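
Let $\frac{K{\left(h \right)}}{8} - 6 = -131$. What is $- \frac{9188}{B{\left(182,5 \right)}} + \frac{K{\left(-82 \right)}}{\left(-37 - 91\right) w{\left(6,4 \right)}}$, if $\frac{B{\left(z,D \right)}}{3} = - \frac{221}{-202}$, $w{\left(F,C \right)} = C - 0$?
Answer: $- \frac{118699589}{42432} \approx -2797.4$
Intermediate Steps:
$K{\left(h \right)} = -1000$ ($K{\left(h \right)} = 48 + 8 \left(-131\right) = 48 - 1048 = -1000$)
$w{\left(F,C \right)} = C$ ($w{\left(F,C \right)} = C + 0 = C$)
$B{\left(z,D \right)} = \frac{663}{202}$ ($B{\left(z,D \right)} = 3 \left(- \frac{221}{-202}\right) = 3 \left(\left(-221\right) \left(- \frac{1}{202}\right)\right) = 3 \cdot \frac{221}{202} = \frac{663}{202}$)
$- \frac{9188}{B{\left(182,5 \right)}} + \frac{K{\left(-82 \right)}}{\left(-37 - 91\right) w{\left(6,4 \right)}} = - \frac{9188}{\frac{663}{202}} - \frac{1000}{\left(-37 - 91\right) 4} = \left(-9188\right) \frac{202}{663} - \frac{1000}{\left(-128\right) 4} = - \frac{1855976}{663} - \frac{1000}{-512} = - \frac{1855976}{663} - - \frac{125}{64} = - \frac{1855976}{663} + \frac{125}{64} = - \frac{118699589}{42432}$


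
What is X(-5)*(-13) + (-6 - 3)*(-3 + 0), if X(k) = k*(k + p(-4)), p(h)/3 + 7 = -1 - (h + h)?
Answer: -298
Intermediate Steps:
p(h) = -24 - 6*h (p(h) = -21 + 3*(-1 - (h + h)) = -21 + 3*(-1 - 2*h) = -21 + (-3 - 6*h) = -24 - 6*h)
X(k) = k² (X(k) = k*(k + (-24 - 6*(-4))) = k*(k + (-24 + 24)) = k*(k + 0) = k*k = k²)
X(-5)*(-13) + (-6 - 3)*(-3 + 0) = (-5)²*(-13) + (-6 - 3)*(-3 + 0) = 25*(-13) - 9*(-3) = -325 + 27 = -298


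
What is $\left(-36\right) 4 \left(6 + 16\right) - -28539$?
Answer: $25371$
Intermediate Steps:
$\left(-36\right) 4 \left(6 + 16\right) - -28539 = \left(-144\right) 22 + 28539 = -3168 + 28539 = 25371$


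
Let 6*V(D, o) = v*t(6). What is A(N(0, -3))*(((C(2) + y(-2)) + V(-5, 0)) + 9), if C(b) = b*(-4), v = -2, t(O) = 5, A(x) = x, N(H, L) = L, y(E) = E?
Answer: 8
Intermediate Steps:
V(D, o) = -5/3 (V(D, o) = (-2*5)/6 = (1/6)*(-10) = -5/3)
C(b) = -4*b
A(N(0, -3))*(((C(2) + y(-2)) + V(-5, 0)) + 9) = -3*(((-4*2 - 2) - 5/3) + 9) = -3*(((-8 - 2) - 5/3) + 9) = -3*((-10 - 5/3) + 9) = -3*(-35/3 + 9) = -3*(-8/3) = 8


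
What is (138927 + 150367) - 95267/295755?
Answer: 85560051703/295755 ≈ 2.8929e+5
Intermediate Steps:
(138927 + 150367) - 95267/295755 = 289294 - 95267*1/295755 = 289294 - 95267/295755 = 85560051703/295755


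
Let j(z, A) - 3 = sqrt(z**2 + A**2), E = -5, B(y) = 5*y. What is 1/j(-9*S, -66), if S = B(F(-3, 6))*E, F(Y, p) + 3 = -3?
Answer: -1/608949 + 2*sqrt(50746)/608949 ≈ 0.00073822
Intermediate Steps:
F(Y, p) = -6 (F(Y, p) = -3 - 3 = -6)
S = 150 (S = (5*(-6))*(-5) = -30*(-5) = 150)
j(z, A) = 3 + sqrt(A**2 + z**2) (j(z, A) = 3 + sqrt(z**2 + A**2) = 3 + sqrt(A**2 + z**2))
1/j(-9*S, -66) = 1/(3 + sqrt((-66)**2 + (-9*150)**2)) = 1/(3 + sqrt(4356 + (-1350)**2)) = 1/(3 + sqrt(4356 + 1822500)) = 1/(3 + sqrt(1826856)) = 1/(3 + 6*sqrt(50746))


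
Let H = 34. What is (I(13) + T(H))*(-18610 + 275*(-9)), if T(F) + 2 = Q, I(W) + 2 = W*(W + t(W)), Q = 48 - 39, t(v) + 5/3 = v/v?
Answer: -10458160/3 ≈ -3.4861e+6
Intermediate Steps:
t(v) = -⅔ (t(v) = -5/3 + v/v = -5/3 + 1 = -⅔)
Q = 9
I(W) = -2 + W*(-⅔ + W) (I(W) = -2 + W*(W - ⅔) = -2 + W*(-⅔ + W))
T(F) = 7 (T(F) = -2 + 9 = 7)
(I(13) + T(H))*(-18610 + 275*(-9)) = ((-2 + 13² - ⅔*13) + 7)*(-18610 + 275*(-9)) = ((-2 + 169 - 26/3) + 7)*(-18610 - 2475) = (475/3 + 7)*(-21085) = (496/3)*(-21085) = -10458160/3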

☆ ☆ ☆ ☆ ☆ ☆ ☆

GOAL OF THE EXERCISE:
What is needed is an exact repetition of all the entries above.

RESULT FOR THIS TASK:
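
Let $\frac{K{\left(h \right)}}{8} - 6 = -131$. What is $- \frac{9188}{B{\left(182,5 \right)}} + \frac{K{\left(-82 \right)}}{\left(-37 - 91\right) w{\left(6,4 \right)}}$, if $\frac{B{\left(z,D \right)}}{3} = - \frac{221}{-202}$, $w{\left(F,C \right)} = C - 0$?
Answer: $- \frac{118699589}{42432} \approx -2797.4$
Intermediate Steps:
$K{\left(h \right)} = -1000$ ($K{\left(h \right)} = 48 + 8 \left(-131\right) = 48 - 1048 = -1000$)
$w{\left(F,C \right)} = C$ ($w{\left(F,C \right)} = C + 0 = C$)
$B{\left(z,D \right)} = \frac{663}{202}$ ($B{\left(z,D \right)} = 3 \left(- \frac{221}{-202}\right) = 3 \left(\left(-221\right) \left(- \frac{1}{202}\right)\right) = 3 \cdot \frac{221}{202} = \frac{663}{202}$)
$- \frac{9188}{B{\left(182,5 \right)}} + \frac{K{\left(-82 \right)}}{\left(-37 - 91\right) w{\left(6,4 \right)}} = - \frac{9188}{\frac{663}{202}} - \frac{1000}{\left(-37 - 91\right) 4} = \left(-9188\right) \frac{202}{663} - \frac{1000}{\left(-128\right) 4} = - \frac{1855976}{663} - \frac{1000}{-512} = - \frac{1855976}{663} - - \frac{125}{64} = - \frac{1855976}{663} + \frac{125}{64} = - \frac{118699589}{42432}$


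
What is X(-5)*(-13) + (-6 - 3)*(-3 + 0), if X(k) = k*(k + p(-4)), p(h)/3 + 7 = -1 - (h + h)?
Answer: -298
Intermediate Steps:
p(h) = -24 - 6*h (p(h) = -21 + 3*(-1 - (h + h)) = -21 + 3*(-1 - 2*h) = -21 + (-3 - 6*h) = -24 - 6*h)
X(k) = k² (X(k) = k*(k + (-24 - 6*(-4))) = k*(k + (-24 + 24)) = k*(k + 0) = k*k = k²)
X(-5)*(-13) + (-6 - 3)*(-3 + 0) = (-5)²*(-13) + (-6 - 3)*(-3 + 0) = 25*(-13) - 9*(-3) = -325 + 27 = -298


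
What is $\left(-36\right) 4 \left(6 + 16\right) - -28539$?
Answer: $25371$
Intermediate Steps:
$\left(-36\right) 4 \left(6 + 16\right) - -28539 = \left(-144\right) 22 + 28539 = -3168 + 28539 = 25371$


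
Let 6*V(D, o) = v*t(6). What is A(N(0, -3))*(((C(2) + y(-2)) + V(-5, 0)) + 9), if C(b) = b*(-4), v = -2, t(O) = 5, A(x) = x, N(H, L) = L, y(E) = E?
Answer: 8
Intermediate Steps:
V(D, o) = -5/3 (V(D, o) = (-2*5)/6 = (1/6)*(-10) = -5/3)
C(b) = -4*b
A(N(0, -3))*(((C(2) + y(-2)) + V(-5, 0)) + 9) = -3*(((-4*2 - 2) - 5/3) + 9) = -3*(((-8 - 2) - 5/3) + 9) = -3*((-10 - 5/3) + 9) = -3*(-35/3 + 9) = -3*(-8/3) = 8


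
What is (138927 + 150367) - 95267/295755?
Answer: 85560051703/295755 ≈ 2.8929e+5
Intermediate Steps:
(138927 + 150367) - 95267/295755 = 289294 - 95267*1/295755 = 289294 - 95267/295755 = 85560051703/295755


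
Let j(z, A) - 3 = sqrt(z**2 + A**2), E = -5, B(y) = 5*y. What is 1/j(-9*S, -66), if S = B(F(-3, 6))*E, F(Y, p) + 3 = -3?
Answer: -1/608949 + 2*sqrt(50746)/608949 ≈ 0.00073822
Intermediate Steps:
F(Y, p) = -6 (F(Y, p) = -3 - 3 = -6)
S = 150 (S = (5*(-6))*(-5) = -30*(-5) = 150)
j(z, A) = 3 + sqrt(A**2 + z**2) (j(z, A) = 3 + sqrt(z**2 + A**2) = 3 + sqrt(A**2 + z**2))
1/j(-9*S, -66) = 1/(3 + sqrt((-66)**2 + (-9*150)**2)) = 1/(3 + sqrt(4356 + (-1350)**2)) = 1/(3 + sqrt(4356 + 1822500)) = 1/(3 + sqrt(1826856)) = 1/(3 + 6*sqrt(50746))


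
Let H = 34. What is (I(13) + T(H))*(-18610 + 275*(-9)), if T(F) + 2 = Q, I(W) + 2 = W*(W + t(W)), Q = 48 - 39, t(v) + 5/3 = v/v?
Answer: -10458160/3 ≈ -3.4861e+6
Intermediate Steps:
t(v) = -⅔ (t(v) = -5/3 + v/v = -5/3 + 1 = -⅔)
Q = 9
I(W) = -2 + W*(-⅔ + W) (I(W) = -2 + W*(W - ⅔) = -2 + W*(-⅔ + W))
T(F) = 7 (T(F) = -2 + 9 = 7)
(I(13) + T(H))*(-18610 + 275*(-9)) = ((-2 + 13² - ⅔*13) + 7)*(-18610 + 275*(-9)) = ((-2 + 169 - 26/3) + 7)*(-18610 - 2475) = (475/3 + 7)*(-21085) = (496/3)*(-21085) = -10458160/3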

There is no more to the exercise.